Work required: Transcribe every line of the entries exactly.

Records provided:
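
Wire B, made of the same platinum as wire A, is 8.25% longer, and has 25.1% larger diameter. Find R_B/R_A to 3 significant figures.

0.692

R ∝ L/d², so R_B/R_A = (1 + 8.25/100) × (1 + 25.1/100)⁻²
= 1.083 × 0.639 = 0.692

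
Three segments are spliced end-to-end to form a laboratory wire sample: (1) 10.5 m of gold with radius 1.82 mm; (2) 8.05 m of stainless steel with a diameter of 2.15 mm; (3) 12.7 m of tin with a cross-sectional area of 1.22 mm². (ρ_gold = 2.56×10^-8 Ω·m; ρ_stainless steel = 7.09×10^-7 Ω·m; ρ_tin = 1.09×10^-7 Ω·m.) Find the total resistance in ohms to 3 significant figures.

2.73 Ω

Seg 1: A = πr² = π(1.8200e-03 m)² = 1.041e-05 m²
R_1 = (2.56×10^-8)(10.5)/(1.041e-05) = 0.02583 Ω
Seg 2: A = π(d/2)² = π(1.0750e-03 m)² = 3.631e-06 m²
R_2 = (7.09×10^-7)(8.05)/(3.631e-06) = 1.572 Ω
Seg 3: A = 1.22 mm² = 1.220e-06 m²
R_3 = (1.09×10^-7)(12.7)/(1.220e-06) = 1.135 Ω
R_total = R_1 + R_2 + R_3 = 2.73 Ω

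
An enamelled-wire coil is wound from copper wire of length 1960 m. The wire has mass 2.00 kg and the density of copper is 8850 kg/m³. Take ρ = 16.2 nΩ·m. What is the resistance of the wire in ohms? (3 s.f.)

ρ = 16.2 nΩ·m = 1.62×10^-8 Ω·m
A = m/(density·L) = 2/(8850×1960) = 1.1530e-07 m²
R = ρL/A = (1.62×10^-8)(1960)/(1.1530e-07) = 275 Ω

275 Ω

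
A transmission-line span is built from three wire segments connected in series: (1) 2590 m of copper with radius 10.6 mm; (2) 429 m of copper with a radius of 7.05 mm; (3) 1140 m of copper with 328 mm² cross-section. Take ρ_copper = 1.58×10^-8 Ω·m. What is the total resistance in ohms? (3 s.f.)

Seg 1: A = πr² = π(1.0600e-02 m)² = 3.530e-04 m²
R_1 = (1.58×10^-8)(2590)/(3.530e-04) = 0.1159 Ω
Seg 2: A = πr² = π(7.0500e-03 m)² = 1.561e-04 m²
R_2 = (1.58×10^-8)(429)/(1.561e-04) = 0.04341 Ω
Seg 3: A = 328 mm² = 3.280e-04 m²
R_3 = (1.58×10^-8)(1140)/(3.280e-04) = 0.05491 Ω
R_total = R_1 + R_2 + R_3 = 0.214 Ω

0.214 Ω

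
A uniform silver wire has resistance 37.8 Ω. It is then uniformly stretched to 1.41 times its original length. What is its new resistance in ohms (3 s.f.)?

Volume constant ⇒ A' = A/k with k = 1.41. R' = ρ(kL)/(A/k) = k²R.
R' = 1.988 × 37.8 = 75.2 Ω

75.2 Ω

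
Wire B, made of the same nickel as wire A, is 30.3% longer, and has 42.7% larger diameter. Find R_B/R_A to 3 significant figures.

R ∝ L/d², so R_B/R_A = (1 + 30.3/100) × (1 + 42.7/100)⁻²
= 1.303 × 0.4911 = 0.640

0.640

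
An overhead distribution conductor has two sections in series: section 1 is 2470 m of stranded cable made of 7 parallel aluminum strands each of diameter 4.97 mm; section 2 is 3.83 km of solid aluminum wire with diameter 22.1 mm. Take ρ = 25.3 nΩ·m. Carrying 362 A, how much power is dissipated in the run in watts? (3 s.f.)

ρ = 25.3 nΩ·m = 2.53×10^-8 Ω·m
Section 1: A_strand = π(2.4850e-03)² = 1.940e-05 m²; R₁ = ρL/(N·A_s) = (2.53×10^-8)(2470)/(7×1.940e-05) = 0.4602 Ω
Section 2: A = π(d/2)² = π(1.1050e-02 m)² = 3.836e-04 m²
R₂ = (2.53×10^-8)(3830)/(3.836e-04) = 0.2526 Ω
R = R₁ + R₂ = 0.7128 Ω
P = I²R = (362)² × 0.7128 = 93400 W

93400 W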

Your response:
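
Wire B, made of the same platinum as wire A, is 8.25% longer, and has 25.1% larger diameter. Find R_B/R_A to 3 significant figures.

0.692

R ∝ L/d², so R_B/R_A = (1 + 8.25/100) × (1 + 25.1/100)⁻²
= 1.083 × 0.639 = 0.692

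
Three segments are spliced end-to-end to form a laboratory wire sample: (1) 10.5 m of gold with radius 1.82 mm; (2) 8.05 m of stainless steel with a diameter of 2.15 mm; (3) 12.7 m of tin with a cross-sectional area of 1.22 mm². (ρ_gold = 2.56×10^-8 Ω·m; ρ_stainless steel = 7.09×10^-7 Ω·m; ρ_tin = 1.09×10^-7 Ω·m.) Find the total resistance in ohms to 3 significant figures.

2.73 Ω

Seg 1: A = πr² = π(1.8200e-03 m)² = 1.041e-05 m²
R_1 = (2.56×10^-8)(10.5)/(1.041e-05) = 0.02583 Ω
Seg 2: A = π(d/2)² = π(1.0750e-03 m)² = 3.631e-06 m²
R_2 = (7.09×10^-7)(8.05)/(3.631e-06) = 1.572 Ω
Seg 3: A = 1.22 mm² = 1.220e-06 m²
R_3 = (1.09×10^-7)(12.7)/(1.220e-06) = 1.135 Ω
R_total = R_1 + R_2 + R_3 = 2.73 Ω

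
An enamelled-wire coil is wound from copper wire of length 1960 m. The wire has mass 2.00 kg and the density of copper is 8850 kg/m³. Take ρ = 16.2 nΩ·m. What is the resistance of the wire in ohms? (3 s.f.)

ρ = 16.2 nΩ·m = 1.62×10^-8 Ω·m
A = m/(density·L) = 2/(8850×1960) = 1.1530e-07 m²
R = ρL/A = (1.62×10^-8)(1960)/(1.1530e-07) = 275 Ω

275 Ω

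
A transmission-line span is built from three wire segments connected in series: (1) 2590 m of copper with radius 10.6 mm; (2) 429 m of copper with a radius of 7.05 mm; (3) 1140 m of copper with 328 mm² cross-section. Take ρ_copper = 1.58×10^-8 Ω·m. What is the total resistance in ohms? (3 s.f.)

Seg 1: A = πr² = π(1.0600e-02 m)² = 3.530e-04 m²
R_1 = (1.58×10^-8)(2590)/(3.530e-04) = 0.1159 Ω
Seg 2: A = πr² = π(7.0500e-03 m)² = 1.561e-04 m²
R_2 = (1.58×10^-8)(429)/(1.561e-04) = 0.04341 Ω
Seg 3: A = 328 mm² = 3.280e-04 m²
R_3 = (1.58×10^-8)(1140)/(3.280e-04) = 0.05491 Ω
R_total = R_1 + R_2 + R_3 = 0.214 Ω

0.214 Ω

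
A uniform silver wire has resistance 37.8 Ω. It is then uniformly stretched to 1.41 times its original length. What is its new resistance in ohms (3 s.f.)?

Volume constant ⇒ A' = A/k with k = 1.41. R' = ρ(kL)/(A/k) = k²R.
R' = 1.988 × 37.8 = 75.2 Ω

75.2 Ω

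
Wire B, made of the same nickel as wire A, is 30.3% longer, and has 42.7% larger diameter. Find R_B/R_A to 3 significant figures.

R ∝ L/d², so R_B/R_A = (1 + 30.3/100) × (1 + 42.7/100)⁻²
= 1.303 × 0.4911 = 0.640

0.640

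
An overhead distribution conductor has two sections in series: section 1 is 2470 m of stranded cable made of 7 parallel aluminum strands each of diameter 4.97 mm; section 2 is 3.83 km of solid aluminum wire with diameter 22.1 mm. Take ρ = 25.3 nΩ·m. Carrying 362 A, how much power is dissipated in the run in watts? (3 s.f.)

ρ = 25.3 nΩ·m = 2.53×10^-8 Ω·m
Section 1: A_strand = π(2.4850e-03)² = 1.940e-05 m²; R₁ = ρL/(N·A_s) = (2.53×10^-8)(2470)/(7×1.940e-05) = 0.4602 Ω
Section 2: A = π(d/2)² = π(1.1050e-02 m)² = 3.836e-04 m²
R₂ = (2.53×10^-8)(3830)/(3.836e-04) = 0.2526 Ω
R = R₁ + R₂ = 0.7128 Ω
P = I²R = (362)² × 0.7128 = 93400 W

93400 W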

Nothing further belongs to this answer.